ABOUT THIS TASK:
Every entry must be echoed exactly.
***** DATASET ENTRIES *****
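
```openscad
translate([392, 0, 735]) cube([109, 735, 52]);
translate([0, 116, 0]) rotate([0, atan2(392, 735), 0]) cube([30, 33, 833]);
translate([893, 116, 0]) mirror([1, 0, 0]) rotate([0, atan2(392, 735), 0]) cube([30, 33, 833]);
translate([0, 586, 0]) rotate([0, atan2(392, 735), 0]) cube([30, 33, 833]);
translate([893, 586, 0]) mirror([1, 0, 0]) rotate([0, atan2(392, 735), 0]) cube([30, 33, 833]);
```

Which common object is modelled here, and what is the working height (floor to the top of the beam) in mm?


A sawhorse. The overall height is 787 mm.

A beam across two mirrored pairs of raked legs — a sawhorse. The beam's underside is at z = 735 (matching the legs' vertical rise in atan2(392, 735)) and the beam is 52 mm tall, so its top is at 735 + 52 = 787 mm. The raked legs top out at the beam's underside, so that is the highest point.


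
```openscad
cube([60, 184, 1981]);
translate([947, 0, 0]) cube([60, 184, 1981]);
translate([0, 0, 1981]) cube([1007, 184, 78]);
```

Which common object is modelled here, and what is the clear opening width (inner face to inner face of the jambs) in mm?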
*****
TASK RESPONSE:
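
```openscad
translate([392, 0, 735]) cube([109, 735, 52]);
translate([0, 116, 0]) rotate([0, atan2(392, 735), 0]) cube([30, 33, 833]);
translate([893, 116, 0]) mirror([1, 0, 0]) rotate([0, atan2(392, 735), 0]) cube([30, 33, 833]);
translate([0, 586, 0]) rotate([0, atan2(392, 735), 0]) cube([30, 33, 833]);
translate([893, 586, 0]) mirror([1, 0, 0]) rotate([0, atan2(392, 735), 0]) cube([30, 33, 833]);
```

Which common object is modelled here, and what is the working height (floor to the top of the beam) in mm?


A sawhorse. The overall height is 787 mm.

A beam across two mirrored pairs of raked legs — a sawhorse. The beam's underside is at z = 735 (matching the legs' vertical rise in atan2(392, 735)) and the beam is 52 mm tall, so its top is at 735 + 52 = 787 mm. The raked legs top out at the beam's underside, so that is the highest point.


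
```openscad
cube([60, 184, 1981]);
translate([947, 0, 0]) cube([60, 184, 1981]);
translate([0, 0, 1981]) cube([1007, 184, 78]);
```

Which common object is modelled here, and what is the clear opening width (inner face to inner face of the jambs) in mm?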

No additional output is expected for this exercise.